* **Task prompt**
Among the entries that follow, the required portion opens with the line containing "q6 --c--> q4" and closes with the line containing "The string w = abaaba". Give that portion again exactly, and nothing else.

(Given data)

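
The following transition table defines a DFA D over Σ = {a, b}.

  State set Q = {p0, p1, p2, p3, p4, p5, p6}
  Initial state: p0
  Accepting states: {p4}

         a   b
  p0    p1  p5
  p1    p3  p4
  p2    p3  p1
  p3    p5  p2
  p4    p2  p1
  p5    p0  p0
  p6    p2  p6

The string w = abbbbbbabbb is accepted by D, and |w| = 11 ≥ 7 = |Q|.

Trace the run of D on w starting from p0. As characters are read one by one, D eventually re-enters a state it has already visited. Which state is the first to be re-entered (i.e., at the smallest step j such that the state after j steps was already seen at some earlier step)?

p1

Run of D on w = a b b b b b b a b b b:
  step 0: p0  (start)
  step 1: p1  (read a: p0→p1)
  step 2: p4  (read b: p1→p4)
  step 3: p1  (read b: p4→p1)   ← first repeat (p1 seen earlier)
  step 4: p4  (read b: p1→p4)
  step 5: p1  (read b: p4→p1)
  step 6: p4  (read b: p1→p4)
  step 7: p1  (read b: p4→p1)
  step 8: p3  (read a: p1→p3)
  step 9: p2  (read b: p3→p2)
  step 10: p1  (read b: p2→p1)
  step 11: p4  (read b: p1→p4)

The earliest repeat is at step j = 3: D is in p1, which it already visited at step i = 1.
With |Q| = 7, pigeonhole forces a state repeat no later than step 7; the substring read between the first and second visits to that state can be pumped.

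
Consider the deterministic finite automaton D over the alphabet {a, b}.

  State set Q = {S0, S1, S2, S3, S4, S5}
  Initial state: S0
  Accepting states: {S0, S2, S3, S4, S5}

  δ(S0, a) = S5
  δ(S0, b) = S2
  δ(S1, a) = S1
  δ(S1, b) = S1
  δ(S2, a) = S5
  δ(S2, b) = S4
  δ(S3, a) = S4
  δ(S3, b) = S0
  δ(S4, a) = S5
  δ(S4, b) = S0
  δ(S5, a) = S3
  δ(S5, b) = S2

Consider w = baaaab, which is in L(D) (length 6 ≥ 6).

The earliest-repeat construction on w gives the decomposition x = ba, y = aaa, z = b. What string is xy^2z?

xy^2z = ba·aaa·aaa·b = baaaaaaab.
Reading y = aaa takes D from S5 back to S5, so after x·y·y the machine is still in S5, and z then leads to the accepting state S2. Hence baaaaaaab ∈ L(D).

baaaaaaab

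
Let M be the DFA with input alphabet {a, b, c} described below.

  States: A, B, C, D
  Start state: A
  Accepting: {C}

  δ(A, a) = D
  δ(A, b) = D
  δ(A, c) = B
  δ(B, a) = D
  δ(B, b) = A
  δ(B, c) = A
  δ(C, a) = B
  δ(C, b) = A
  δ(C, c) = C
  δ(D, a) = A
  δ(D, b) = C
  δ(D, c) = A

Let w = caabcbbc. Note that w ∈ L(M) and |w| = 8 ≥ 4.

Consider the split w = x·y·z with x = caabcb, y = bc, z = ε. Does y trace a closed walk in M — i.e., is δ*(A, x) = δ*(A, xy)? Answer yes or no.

no

State sequence: A -c-> B -a-> D -a-> A -b-> D -c-> A -b-> D -b-> C -c-> C

After x (step 6): D. After xy (step 8): C.
They differ (D ≠ C), so y is not a cycle from the state after x; this split is not the one the pumping-lemma construction produces, and pumping y need not keep the string in L(M).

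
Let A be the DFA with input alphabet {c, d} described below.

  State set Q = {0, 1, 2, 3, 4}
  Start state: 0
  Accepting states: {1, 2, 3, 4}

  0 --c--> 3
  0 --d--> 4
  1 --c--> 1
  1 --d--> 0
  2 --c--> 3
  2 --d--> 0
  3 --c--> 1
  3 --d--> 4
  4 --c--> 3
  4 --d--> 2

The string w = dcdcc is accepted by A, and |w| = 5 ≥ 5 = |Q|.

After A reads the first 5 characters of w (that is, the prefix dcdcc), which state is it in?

Run of A on the first 5 characters of w = d c d c c:
  step 0: 0  (start)
  step 1: 4  (read d: 0→4)
  step 2: 3  (read c: 4→3)
  step 3: 4  (read d: 3→4)
  step 4: 3  (read c: 4→3)
  step 5: 1  (read c: 3→1)

After reading 5 characters, A is in state 1.
(This kind of state-tracing is the core of the pumping-lemma construction: with 5 states, pigeonhole forces a repeat within the first 5 steps.)

1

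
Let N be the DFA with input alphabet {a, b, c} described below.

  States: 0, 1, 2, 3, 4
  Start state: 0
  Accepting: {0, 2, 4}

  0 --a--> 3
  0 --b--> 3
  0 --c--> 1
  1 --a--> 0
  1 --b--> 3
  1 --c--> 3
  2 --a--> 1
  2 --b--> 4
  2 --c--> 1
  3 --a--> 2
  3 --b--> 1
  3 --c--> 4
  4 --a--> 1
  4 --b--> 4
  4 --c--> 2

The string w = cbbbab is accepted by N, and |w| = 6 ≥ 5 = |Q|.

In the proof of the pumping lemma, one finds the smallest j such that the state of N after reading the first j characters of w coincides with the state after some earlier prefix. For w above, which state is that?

State sequence: 0 -c-> 1 -b-> 3 -b-> 1 -b-> 3 -a-> 2 -b-> 4
First repeat at step 3: 1 was already visited.

The earliest repeat is at step j = 3: N is in 1, which it already visited at step i = 1.
With |Q| = 5, pigeonhole forces a state repeat no later than step 5; the substring read between the first and second visits to that state can be pumped.

1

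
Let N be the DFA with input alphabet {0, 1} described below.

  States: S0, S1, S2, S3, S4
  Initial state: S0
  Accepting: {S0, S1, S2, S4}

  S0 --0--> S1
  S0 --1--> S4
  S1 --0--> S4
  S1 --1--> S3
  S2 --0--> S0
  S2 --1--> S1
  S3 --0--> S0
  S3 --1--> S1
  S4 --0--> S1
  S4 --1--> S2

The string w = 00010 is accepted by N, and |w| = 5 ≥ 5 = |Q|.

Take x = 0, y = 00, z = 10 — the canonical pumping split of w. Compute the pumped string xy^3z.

000000010

xy^3z = 0·00·00·00·10 = 000000010.
Reading y = 00 takes N from S1 back to S1, so after x·y·y·y the machine is still in S1, and z then leads to the accepting state S0. Hence 000000010 ∈ L(N).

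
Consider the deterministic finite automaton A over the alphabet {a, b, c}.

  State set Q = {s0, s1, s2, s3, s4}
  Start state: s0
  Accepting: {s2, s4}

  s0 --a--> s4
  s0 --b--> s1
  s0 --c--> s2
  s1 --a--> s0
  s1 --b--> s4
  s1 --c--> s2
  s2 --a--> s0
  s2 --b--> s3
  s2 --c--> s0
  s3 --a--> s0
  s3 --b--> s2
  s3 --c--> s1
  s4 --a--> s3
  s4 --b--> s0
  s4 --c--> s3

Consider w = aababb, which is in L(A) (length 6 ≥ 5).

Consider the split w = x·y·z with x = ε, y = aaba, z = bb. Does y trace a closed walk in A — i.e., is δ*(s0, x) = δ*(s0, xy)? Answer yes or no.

yes

State sequence: s0 -a-> s4 -a-> s3 -b-> s2 -a-> s0

After x (step 0): s0. After xy (step 4): s0.
They match, so y = aaba drives A around a cycle from s0 back to itself; pumping y any number of times keeps A in s0 before reading z, and xyⁱz ∈ L(A) for every i ≥ 0.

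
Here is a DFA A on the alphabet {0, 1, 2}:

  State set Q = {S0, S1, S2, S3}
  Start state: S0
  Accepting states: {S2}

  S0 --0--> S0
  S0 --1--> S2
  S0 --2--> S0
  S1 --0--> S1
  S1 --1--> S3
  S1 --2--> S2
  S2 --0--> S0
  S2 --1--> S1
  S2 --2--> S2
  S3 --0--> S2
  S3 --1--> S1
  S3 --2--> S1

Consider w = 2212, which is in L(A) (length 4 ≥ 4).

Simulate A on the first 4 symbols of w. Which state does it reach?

State sequence: S0 -2-> S0 -2-> S0 -1-> S2 -2-> S2

After reading 4 characters, A is in state S2.
(This kind of state-tracing is the core of the pumping-lemma construction: with 4 states, pigeonhole forces a repeat within the first 4 steps.)

S2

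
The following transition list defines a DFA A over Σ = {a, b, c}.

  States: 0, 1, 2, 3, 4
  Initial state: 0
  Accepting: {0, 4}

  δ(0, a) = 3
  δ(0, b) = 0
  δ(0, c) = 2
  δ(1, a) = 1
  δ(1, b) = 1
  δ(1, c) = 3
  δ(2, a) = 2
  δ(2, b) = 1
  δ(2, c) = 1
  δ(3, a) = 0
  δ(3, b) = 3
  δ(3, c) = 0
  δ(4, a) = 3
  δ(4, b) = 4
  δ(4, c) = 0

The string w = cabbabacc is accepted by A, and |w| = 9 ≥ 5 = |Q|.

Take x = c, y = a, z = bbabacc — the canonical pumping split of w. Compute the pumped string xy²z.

caabbabacc

xy^2z = c·a·a·bbabacc = caabbabacc.
Reading y = a takes A from 2 back to 2, so after x·y·y the machine is still in 2, and z then leads to the accepting state 0. Hence caabbabacc ∈ L(A).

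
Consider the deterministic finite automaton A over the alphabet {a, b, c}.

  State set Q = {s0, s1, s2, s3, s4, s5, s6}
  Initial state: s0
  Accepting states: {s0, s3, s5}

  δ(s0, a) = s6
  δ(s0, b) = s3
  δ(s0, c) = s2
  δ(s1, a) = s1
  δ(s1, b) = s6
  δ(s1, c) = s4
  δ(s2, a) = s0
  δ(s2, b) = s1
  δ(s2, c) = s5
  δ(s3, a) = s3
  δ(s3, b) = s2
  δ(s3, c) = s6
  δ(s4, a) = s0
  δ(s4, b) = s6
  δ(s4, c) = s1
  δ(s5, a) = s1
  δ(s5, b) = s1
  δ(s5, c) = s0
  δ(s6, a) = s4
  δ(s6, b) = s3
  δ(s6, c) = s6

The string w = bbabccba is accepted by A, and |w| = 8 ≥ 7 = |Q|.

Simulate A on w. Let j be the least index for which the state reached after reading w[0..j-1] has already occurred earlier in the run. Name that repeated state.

s0

Run of A on w = b b a b c c b a:
  step 0: s0  (start)
  step 1: s3  (read b: s0→s3)
  step 2: s2  (read b: s3→s2)
  step 3: s0  (read a: s2→s0)   ← first repeat (s0 seen earlier)
  step 4: s3  (read b: s0→s3)
  step 5: s6  (read c: s3→s6)
  step 6: s6  (read c: s6→s6)
  step 7: s3  (read b: s6→s3)
  step 8: s3  (read a: s3→s3)

The earliest repeat is at step j = 3: A is in s0, which it already visited at step i = 0.
Pumping length from the standard proof: p = 7 (the number of states). The repeated state found above gives |xy| = j ≤ 7 and |y| = j − i ≥ 1.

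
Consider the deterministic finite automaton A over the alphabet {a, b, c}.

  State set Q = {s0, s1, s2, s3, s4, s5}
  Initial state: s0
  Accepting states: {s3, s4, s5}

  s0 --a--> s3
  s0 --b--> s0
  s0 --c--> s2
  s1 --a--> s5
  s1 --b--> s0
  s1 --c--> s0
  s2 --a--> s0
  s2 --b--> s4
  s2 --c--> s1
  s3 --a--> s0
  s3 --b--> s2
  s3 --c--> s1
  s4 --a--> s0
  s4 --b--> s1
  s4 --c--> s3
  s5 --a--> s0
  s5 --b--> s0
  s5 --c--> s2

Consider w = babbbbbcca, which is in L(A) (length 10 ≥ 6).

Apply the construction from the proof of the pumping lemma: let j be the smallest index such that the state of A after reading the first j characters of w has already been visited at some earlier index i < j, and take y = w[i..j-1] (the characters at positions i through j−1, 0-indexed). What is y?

b

State sequence: s0 -b-> s0 -a-> s3 -b-> s2 -b-> s4 -b-> s1 -b-> s0 -b-> s0 -c-> s2 -c-> s1 -a-> s5
First repeat at step 1: s0 was already visited.

So i = 0, j = 1, giving x = w[0:0] = ε, y = w[0:1] = b, z = w[1:10] = abbbbbcca.
Check: |xy| = 1 ≤ 6 and |y| = 1 ≥ 1. Reading y takes A from s0 back to s0, so every xyⁱz is accepted.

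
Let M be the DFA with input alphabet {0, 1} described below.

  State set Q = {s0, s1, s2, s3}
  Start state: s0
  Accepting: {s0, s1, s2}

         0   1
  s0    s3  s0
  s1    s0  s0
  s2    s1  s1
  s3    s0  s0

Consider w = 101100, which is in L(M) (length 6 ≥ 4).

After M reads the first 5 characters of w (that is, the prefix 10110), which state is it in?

s3

State sequence: s0 -1-> s0 -0-> s3 -1-> s0 -1-> s0 -0-> s3

After reading 5 characters, M is in state s3.
(This kind of state-tracing is the core of the pumping-lemma construction: with 4 states, pigeonhole forces a repeat within the first 4 steps.)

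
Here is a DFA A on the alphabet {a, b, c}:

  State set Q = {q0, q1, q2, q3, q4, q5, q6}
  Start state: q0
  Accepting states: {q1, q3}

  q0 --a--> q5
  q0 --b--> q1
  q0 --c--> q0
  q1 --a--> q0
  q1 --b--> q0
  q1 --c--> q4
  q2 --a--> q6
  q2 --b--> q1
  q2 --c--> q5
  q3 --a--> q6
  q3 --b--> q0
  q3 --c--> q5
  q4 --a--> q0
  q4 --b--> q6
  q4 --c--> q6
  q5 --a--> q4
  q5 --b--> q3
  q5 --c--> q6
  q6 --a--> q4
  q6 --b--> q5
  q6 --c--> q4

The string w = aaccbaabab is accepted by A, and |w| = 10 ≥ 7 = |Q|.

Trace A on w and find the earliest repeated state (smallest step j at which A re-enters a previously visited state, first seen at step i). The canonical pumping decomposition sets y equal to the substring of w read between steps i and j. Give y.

Run of A on w = a a c c b a a b a b:
  step 0: q0  (start)
  step 1: q5  (read a: q0→q5)
  step 2: q4  (read a: q5→q4)
  step 3: q6  (read c: q4→q6)
  step 4: q4  (read c: q6→q4)   ← first repeat (q4 seen earlier)
  step 5: q6  (read b: q4→q6)
  step 6: q4  (read a: q6→q4)
  step 7: q0  (read a: q4→q0)
  step 8: q1  (read b: q0→q1)
  step 9: q0  (read a: q1→q0)
  step 10: q1  (read b: q0→q1)

So i = 2, j = 4, giving x = w[0:2] = aa, y = w[2:4] = cc, z = w[4:10] = baabab.
Check: |xy| = 4 ≤ 7 and |y| = 2 ≥ 1. Reading y takes A from q4 back to q4, so every xyⁱz is accepted.

cc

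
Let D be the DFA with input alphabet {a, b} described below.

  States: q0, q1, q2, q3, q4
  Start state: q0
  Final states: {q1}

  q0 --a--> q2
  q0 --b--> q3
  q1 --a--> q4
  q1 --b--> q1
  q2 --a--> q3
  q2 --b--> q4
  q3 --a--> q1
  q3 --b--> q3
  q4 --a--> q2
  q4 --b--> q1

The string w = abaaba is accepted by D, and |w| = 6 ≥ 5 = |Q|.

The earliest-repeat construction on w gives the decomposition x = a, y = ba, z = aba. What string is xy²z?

ababaaba

xy^2z = a·ba·ba·aba = ababaaba.
Reading y = ba takes D from q2 back to q2, so after x·y·y the machine is still in q2, and z then leads to the accepting state q1. Hence ababaaba ∈ L(D).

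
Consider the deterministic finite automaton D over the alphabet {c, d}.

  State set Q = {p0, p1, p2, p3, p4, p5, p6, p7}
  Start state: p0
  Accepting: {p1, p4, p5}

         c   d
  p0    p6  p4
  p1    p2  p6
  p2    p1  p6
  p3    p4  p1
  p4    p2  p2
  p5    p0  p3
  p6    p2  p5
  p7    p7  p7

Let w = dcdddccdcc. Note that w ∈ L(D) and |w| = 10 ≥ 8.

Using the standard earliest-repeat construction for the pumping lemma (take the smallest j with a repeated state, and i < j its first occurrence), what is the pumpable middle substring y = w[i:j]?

Run of D on w = d c d d d c c d c c:
  step 0: p0  (start)
  step 1: p4  (read d: p0→p4)
  step 2: p2  (read c: p4→p2)
  step 3: p6  (read d: p2→p6)
  step 4: p5  (read d: p6→p5)
  step 5: p3  (read d: p5→p3)
  step 6: p4  (read c: p3→p4)   ← first repeat (p4 seen earlier)
  step 7: p2  (read c: p4→p2)
  step 8: p6  (read d: p2→p6)
  step 9: p2  (read c: p6→p2)
  step 10: p1  (read c: p2→p1)

So i = 1, j = 6, giving x = w[0:1] = d, y = w[1:6] = cdddc, z = w[6:10] = cdcc.
Check: |xy| = 6 ≤ 8 and |y| = 5 ≥ 1. Reading y takes D from p4 back to p4, so every xyⁱz is accepted.
With |Q| = 8, pigeonhole forces a state repeat no later than step 8; the substring read between the first and second visits to that state can be pumped.

cdddc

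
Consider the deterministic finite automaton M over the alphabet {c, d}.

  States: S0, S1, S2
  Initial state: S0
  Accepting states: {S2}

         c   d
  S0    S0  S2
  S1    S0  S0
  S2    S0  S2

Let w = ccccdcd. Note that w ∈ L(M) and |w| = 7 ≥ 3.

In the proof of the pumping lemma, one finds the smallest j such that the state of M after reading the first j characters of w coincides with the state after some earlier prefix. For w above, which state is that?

Run of M on w = c c c c d c d:
  step 0: S0  (start)
  step 1: S0  (read c: S0→S0)   ← first repeat (S0 seen earlier)
  step 2: S0  (read c: S0→S0)
  step 3: S0  (read c: S0→S0)
  step 4: S0  (read c: S0→S0)
  step 5: S2  (read d: S0→S2)
  step 6: S0  (read c: S2→S0)
  step 7: S2  (read d: S0→S2)

The earliest repeat is at step j = 1: M is in S0, which it already visited at step i = 0.
Since M has 3 states, any run of length ≥ 3 visits 3+1 states, so by pigeonhole some state repeats within the first 3 steps — that repeat gives the pumpable loop.

S0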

(End Given data)

* **Exercise solution**
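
  q6 --c--> q4

The string w = aaccbaabab is accepted by A, and |w| = 10 ≥ 7 = |Q|.

Trace A on w and find the earliest repeated state (smallest step j at which A re-enters a previously visited state, first seen at step i). The canonical pumping decomposition sets y equal to the substring of w read between steps i and j. Give y.

Run of A on w = a a c c b a a b a b:
  step 0: q0  (start)
  step 1: q5  (read a: q0→q5)
  step 2: q4  (read a: q5→q4)
  step 3: q6  (read c: q4→q6)
  step 4: q4  (read c: q6→q4)   ← first repeat (q4 seen earlier)
  step 5: q6  (read b: q4→q6)
  step 6: q4  (read a: q6→q4)
  step 7: q0  (read a: q4→q0)
  step 8: q1  (read b: q0→q1)
  step 9: q0  (read a: q1→q0)
  step 10: q1  (read b: q0→q1)

So i = 2, j = 4, giving x = w[0:2] = aa, y = w[2:4] = cc, z = w[4:10] = baabab.
Check: |xy| = 4 ≤ 7 and |y| = 2 ≥ 1. Reading y takes A from q4 back to q4, so every xyⁱz is accepted.

cc

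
Let D be the DFA with input alphabet {a, b} described below.

  States: q0, q1, q2, q3, q4
  Start state: q0
  Final states: {q1}

  q0 --a--> q2
  q0 --b--> q3
  q1 --a--> q4
  q1 --b--> q1
  q2 --a--> q3
  q2 --b--> q4
  q3 --a--> q1
  q3 --b--> q3
  q4 --a--> q2
  q4 --b--> q1

The string w = abaaba is accepted by D, and |w| = 6 ≥ 5 = |Q|.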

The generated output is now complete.